__Exercise requirements__.
Retype the data exactly, leaving nothing out.

__Data for analysis__.
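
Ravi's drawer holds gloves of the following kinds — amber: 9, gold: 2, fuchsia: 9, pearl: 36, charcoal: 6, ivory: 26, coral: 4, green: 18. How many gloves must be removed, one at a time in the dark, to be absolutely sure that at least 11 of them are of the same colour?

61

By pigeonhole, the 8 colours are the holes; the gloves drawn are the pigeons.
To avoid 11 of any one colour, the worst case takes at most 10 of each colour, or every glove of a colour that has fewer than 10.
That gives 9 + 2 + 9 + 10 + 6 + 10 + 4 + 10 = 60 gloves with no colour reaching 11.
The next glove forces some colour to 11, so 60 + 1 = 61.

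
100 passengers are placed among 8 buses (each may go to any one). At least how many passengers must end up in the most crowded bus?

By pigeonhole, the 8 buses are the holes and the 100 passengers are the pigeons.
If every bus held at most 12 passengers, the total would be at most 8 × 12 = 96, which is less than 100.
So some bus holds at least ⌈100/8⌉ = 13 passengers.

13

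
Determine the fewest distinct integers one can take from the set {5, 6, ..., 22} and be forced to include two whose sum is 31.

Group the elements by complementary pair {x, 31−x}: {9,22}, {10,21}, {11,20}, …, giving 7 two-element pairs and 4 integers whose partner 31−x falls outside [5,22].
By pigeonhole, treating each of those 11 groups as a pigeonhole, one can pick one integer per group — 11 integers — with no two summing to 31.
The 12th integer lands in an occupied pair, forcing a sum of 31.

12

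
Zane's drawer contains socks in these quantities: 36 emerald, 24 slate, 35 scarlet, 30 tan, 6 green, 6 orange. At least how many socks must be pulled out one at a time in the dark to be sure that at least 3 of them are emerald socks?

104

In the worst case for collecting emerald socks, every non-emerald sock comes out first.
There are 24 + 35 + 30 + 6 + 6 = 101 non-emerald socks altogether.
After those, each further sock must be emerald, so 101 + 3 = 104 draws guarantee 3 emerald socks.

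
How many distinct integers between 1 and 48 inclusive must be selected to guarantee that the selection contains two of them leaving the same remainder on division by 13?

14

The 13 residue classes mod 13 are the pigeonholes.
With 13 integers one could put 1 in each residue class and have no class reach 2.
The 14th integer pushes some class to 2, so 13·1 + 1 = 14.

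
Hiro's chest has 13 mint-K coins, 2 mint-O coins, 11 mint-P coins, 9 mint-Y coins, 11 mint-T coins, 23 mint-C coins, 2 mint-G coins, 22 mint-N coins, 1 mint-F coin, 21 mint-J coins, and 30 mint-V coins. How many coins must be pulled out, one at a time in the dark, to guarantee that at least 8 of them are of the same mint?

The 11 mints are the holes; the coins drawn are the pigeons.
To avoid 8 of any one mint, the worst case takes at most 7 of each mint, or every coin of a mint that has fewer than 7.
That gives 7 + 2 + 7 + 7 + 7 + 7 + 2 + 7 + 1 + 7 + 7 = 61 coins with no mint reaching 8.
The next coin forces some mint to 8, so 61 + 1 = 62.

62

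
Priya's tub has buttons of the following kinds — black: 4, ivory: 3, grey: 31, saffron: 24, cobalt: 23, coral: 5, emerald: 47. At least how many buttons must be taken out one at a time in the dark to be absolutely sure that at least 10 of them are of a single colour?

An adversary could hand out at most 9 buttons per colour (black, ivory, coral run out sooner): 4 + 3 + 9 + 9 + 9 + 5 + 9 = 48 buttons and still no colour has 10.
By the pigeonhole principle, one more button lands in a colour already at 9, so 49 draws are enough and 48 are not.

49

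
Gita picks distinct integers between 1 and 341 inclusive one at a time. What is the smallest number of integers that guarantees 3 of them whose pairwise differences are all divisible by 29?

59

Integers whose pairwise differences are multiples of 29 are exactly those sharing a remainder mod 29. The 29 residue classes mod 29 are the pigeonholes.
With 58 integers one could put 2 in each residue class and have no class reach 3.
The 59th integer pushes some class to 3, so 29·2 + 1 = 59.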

__Solution to the exercise__.
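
Ravi's drawer holds gloves of the following kinds — amber: 9, gold: 2, fuchsia: 9, pearl: 36, charcoal: 6, ivory: 26, coral: 4, green: 18. How many gloves must be removed, one at a time in the dark, to be absolutely sure that at least 11 of them are of the same colour?

61

By pigeonhole, the 8 colours are the holes; the gloves drawn are the pigeons.
To avoid 11 of any one colour, the worst case takes at most 10 of each colour, or every glove of a colour that has fewer than 10.
That gives 9 + 2 + 9 + 10 + 6 + 10 + 4 + 10 = 60 gloves with no colour reaching 11.
The next glove forces some colour to 11, so 60 + 1 = 61.

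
100 passengers are placed among 8 buses (each may go to any one). At least how many passengers must end up in the most crowded bus?

By pigeonhole, the 8 buses are the holes and the 100 passengers are the pigeons.
If every bus held at most 12 passengers, the total would be at most 8 × 12 = 96, which is less than 100.
So some bus holds at least ⌈100/8⌉ = 13 passengers.

13

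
Determine the fewest distinct integers one can take from the set {5, 6, ..., 22} and be forced to include two whose sum is 31.

Group the elements by complementary pair {x, 31−x}: {9,22}, {10,21}, {11,20}, …, giving 7 two-element pairs and 4 integers whose partner 31−x falls outside [5,22].
By pigeonhole, treating each of those 11 groups as a pigeonhole, one can pick one integer per group — 11 integers — with no two summing to 31.
The 12th integer lands in an occupied pair, forcing a sum of 31.

12

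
Zane's drawer contains socks in these quantities: 36 emerald, 24 slate, 35 scarlet, 30 tan, 6 green, 6 orange. At least how many socks must be pulled out one at a time in the dark to be sure that at least 3 of them are emerald socks?

104

In the worst case for collecting emerald socks, every non-emerald sock comes out first.
There are 24 + 35 + 30 + 6 + 6 = 101 non-emerald socks altogether.
After those, each further sock must be emerald, so 101 + 3 = 104 draws guarantee 3 emerald socks.

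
How many distinct integers between 1 and 48 inclusive must be selected to guarantee that the selection contains two of them leaving the same remainder on division by 13?

14

The 13 residue classes mod 13 are the pigeonholes.
With 13 integers one could put 1 in each residue class and have no class reach 2.
The 14th integer pushes some class to 2, so 13·1 + 1 = 14.

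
Hiro's chest has 13 mint-K coins, 2 mint-O coins, 11 mint-P coins, 9 mint-Y coins, 11 mint-T coins, 23 mint-C coins, 2 mint-G coins, 22 mint-N coins, 1 mint-F coin, 21 mint-J coins, and 30 mint-V coins. How many coins must be pulled out, one at a time in the dark, to guarantee that at least 8 of them are of the same mint?

The 11 mints are the holes; the coins drawn are the pigeons.
To avoid 8 of any one mint, the worst case takes at most 7 of each mint, or every coin of a mint that has fewer than 7.
That gives 7 + 2 + 7 + 7 + 7 + 7 + 2 + 7 + 1 + 7 + 7 = 61 coins with no mint reaching 8.
The next coin forces some mint to 8, so 61 + 1 = 62.

62

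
Priya's tub has buttons of the following kinds — black: 4, ivory: 3, grey: 31, saffron: 24, cobalt: 23, coral: 5, emerald: 47. At least how many buttons must be taken out one at a time in the dark to be absolutely sure that at least 10 of them are of a single colour?

An adversary could hand out at most 9 buttons per colour (black, ivory, coral run out sooner): 4 + 3 + 9 + 9 + 9 + 5 + 9 = 48 buttons and still no colour has 10.
By the pigeonhole principle, one more button lands in a colour already at 9, so 49 draws are enough and 48 are not.

49

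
Gita picks distinct integers between 1 and 341 inclusive one at a time. What is the smallest number of integers that guarantees 3 of them whose pairwise differences are all divisible by 29?

59

Integers whose pairwise differences are multiples of 29 are exactly those sharing a remainder mod 29. The 29 residue classes mod 29 are the pigeonholes.
With 58 integers one could put 2 in each residue class and have no class reach 3.
The 59th integer pushes some class to 3, so 29·2 + 1 = 59.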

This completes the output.